Source data:
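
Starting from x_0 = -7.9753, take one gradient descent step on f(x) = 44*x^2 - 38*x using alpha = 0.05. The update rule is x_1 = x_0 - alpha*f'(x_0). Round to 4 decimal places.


We compute the gradient at x_0 and apply the update.
f'(x) = 88*x - 38
f'(-7.9753) = 88*-7.9753 - 38 = -739.8264
x_1 = -7.9753 - 0.05*-739.8264 = 29.016


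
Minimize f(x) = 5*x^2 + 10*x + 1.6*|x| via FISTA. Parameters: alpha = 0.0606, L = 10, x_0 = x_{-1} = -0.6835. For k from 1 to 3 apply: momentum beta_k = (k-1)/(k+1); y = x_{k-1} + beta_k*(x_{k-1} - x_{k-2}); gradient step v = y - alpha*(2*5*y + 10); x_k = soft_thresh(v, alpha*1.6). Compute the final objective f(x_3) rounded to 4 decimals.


FISTA on f(x) = 5*x^2 + 10*x + 1.6*|x|
L = 10, alpha = 0.0606
Iteration 1: beta = 0.0, y = -0.6835 + 0.0*(-0.6835 + 0.6835) = -0.6835
  grad(y) = 3.165, v = y - alpha*grad = -0.8753
  prox(v) = soft_thresh(-0.8753, 0.097) = -0.7783
Iteration 2: beta = 0.3333, y = -0.7783 + 0.3333*(-0.7783 + 0.6835) = -0.81
  grad(y) = 1.9005, v = y - alpha*grad = -0.9251
  prox(v) = soft_thresh(-0.9251, 0.097) = -0.8282
Iteration 3: beta = 0.5, y = -0.8282 + 0.5*(-0.8282 + 0.7783) = -0.8531
  grad(y) = 1.4693, v = y - alpha*grad = -0.9421
  prox(v) = soft_thresh(-0.9421, 0.097) = -0.8452
f(x_3) = 5*(-0.8452)^2 + 10*(-0.8452) + 1.6*|-0.8452| = -3.5279


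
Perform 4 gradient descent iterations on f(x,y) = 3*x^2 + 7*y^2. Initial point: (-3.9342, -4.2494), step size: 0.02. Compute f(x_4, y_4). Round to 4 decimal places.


Gradient descent on f(x,y) = 3*x^2 + 7*y^2.
Starting point: (-3.9342, -4.2494), alpha = 0.02
Step 1: grad_x = 2*3*-3.9342 = -23.6052, grad_y = 2*7*-4.2494 = -59.4916
  x_1 = -3.9342 - 0.02*-23.6052 = -3.4621
  y_1 = -4.2494 - 0.02*-59.4916 = -3.0596
Step 2: grad_x = 2*3*-3.4621 = -20.7726, grad_y = 2*7*-3.0596 = -42.834
  x_2 = -3.4621 - 0.02*-20.7726 = -3.0466
  y_2 = -3.0596 - 0.02*-42.834 = -2.2029
Step 3: grad_x = 2*3*-3.0466 = -18.2799, grad_y = 2*7*-2.2029 = -30.8404
  x_3 = -3.0466 - 0.02*-18.2799 = -2.681
  y_3 = -2.2029 - 0.02*-30.8404 = -1.5861
Step 4: grad_x = 2*3*-2.681 = -16.0863, grad_y = 2*7*-1.5861 = -22.2051
  x_4 = -2.681 - 0.02*-16.0863 = -2.3593
  y_4 = -1.5861 - 0.02*-22.2051 = -1.142
f(-2.3593, -1.142) = 3*(-2.3593)^2 + 7*(-1.142)^2 = 25.828


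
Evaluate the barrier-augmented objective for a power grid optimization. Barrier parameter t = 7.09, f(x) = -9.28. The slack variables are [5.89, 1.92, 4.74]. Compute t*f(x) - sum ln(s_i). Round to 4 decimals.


Step 1: Compute log-barrier.
ln values: [1.7733, 0.6523, 1.556]
phi = -(1.7733 + 0.6523 + 1.556) = -3.9816
Step 2: Compute augmented objective.
t*f(x) = 7.09*-9.28 = -65.7952
Total = -65.7952 - 3.9816 = -69.7768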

▸ What you are asked to do:
Having read the entries above, set each one down again exactly.

▸ Solution to this problem:
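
Starting from x_0 = -7.9753, take one gradient descent step on f(x) = 44*x^2 - 38*x using alpha = 0.05. The update rule is x_1 = x_0 - alpha*f'(x_0). Round to 4 decimal places.


We compute the gradient at x_0 and apply the update.
f'(x) = 88*x - 38
f'(-7.9753) = 88*-7.9753 - 38 = -739.8264
x_1 = -7.9753 - 0.05*-739.8264 = 29.016


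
Minimize f(x) = 5*x^2 + 10*x + 1.6*|x| via FISTA. Parameters: alpha = 0.0606, L = 10, x_0 = x_{-1} = -0.6835. For k from 1 to 3 apply: momentum beta_k = (k-1)/(k+1); y = x_{k-1} + beta_k*(x_{k-1} - x_{k-2}); gradient step v = y - alpha*(2*5*y + 10); x_k = soft_thresh(v, alpha*1.6). Compute the final objective f(x_3) rounded to 4 decimals.


FISTA on f(x) = 5*x^2 + 10*x + 1.6*|x|
L = 10, alpha = 0.0606
Iteration 1: beta = 0.0, y = -0.6835 + 0.0*(-0.6835 + 0.6835) = -0.6835
  grad(y) = 3.165, v = y - alpha*grad = -0.8753
  prox(v) = soft_thresh(-0.8753, 0.097) = -0.7783
Iteration 2: beta = 0.3333, y = -0.7783 + 0.3333*(-0.7783 + 0.6835) = -0.81
  grad(y) = 1.9005, v = y - alpha*grad = -0.9251
  prox(v) = soft_thresh(-0.9251, 0.097) = -0.8282
Iteration 3: beta = 0.5, y = -0.8282 + 0.5*(-0.8282 + 0.7783) = -0.8531
  grad(y) = 1.4693, v = y - alpha*grad = -0.9421
  prox(v) = soft_thresh(-0.9421, 0.097) = -0.8452
f(x_3) = 5*(-0.8452)^2 + 10*(-0.8452) + 1.6*|-0.8452| = -3.5279


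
Perform 4 gradient descent iterations on f(x,y) = 3*x^2 + 7*y^2. Initial point: (-3.9342, -4.2494), step size: 0.02. Compute f(x_4, y_4). Round to 4 decimal places.


Gradient descent on f(x,y) = 3*x^2 + 7*y^2.
Starting point: (-3.9342, -4.2494), alpha = 0.02
Step 1: grad_x = 2*3*-3.9342 = -23.6052, grad_y = 2*7*-4.2494 = -59.4916
  x_1 = -3.9342 - 0.02*-23.6052 = -3.4621
  y_1 = -4.2494 - 0.02*-59.4916 = -3.0596
Step 2: grad_x = 2*3*-3.4621 = -20.7726, grad_y = 2*7*-3.0596 = -42.834
  x_2 = -3.4621 - 0.02*-20.7726 = -3.0466
  y_2 = -3.0596 - 0.02*-42.834 = -2.2029
Step 3: grad_x = 2*3*-3.0466 = -18.2799, grad_y = 2*7*-2.2029 = -30.8404
  x_3 = -3.0466 - 0.02*-18.2799 = -2.681
  y_3 = -2.2029 - 0.02*-30.8404 = -1.5861
Step 4: grad_x = 2*3*-2.681 = -16.0863, grad_y = 2*7*-1.5861 = -22.2051
  x_4 = -2.681 - 0.02*-16.0863 = -2.3593
  y_4 = -1.5861 - 0.02*-22.2051 = -1.142
f(-2.3593, -1.142) = 3*(-2.3593)^2 + 7*(-1.142)^2 = 25.828


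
Evaluate the barrier-augmented objective for a power grid optimization. Barrier parameter t = 7.09, f(x) = -9.28. The slack variables are [5.89, 1.92, 4.74]. Compute t*f(x) - sum ln(s_i). Round to 4 decimals.


Step 1: Compute log-barrier.
ln values: [1.7733, 0.6523, 1.556]
phi = -(1.7733 + 0.6523 + 1.556) = -3.9816
Step 2: Compute augmented objective.
t*f(x) = 7.09*-9.28 = -65.7952
Total = -65.7952 - 3.9816 = -69.7768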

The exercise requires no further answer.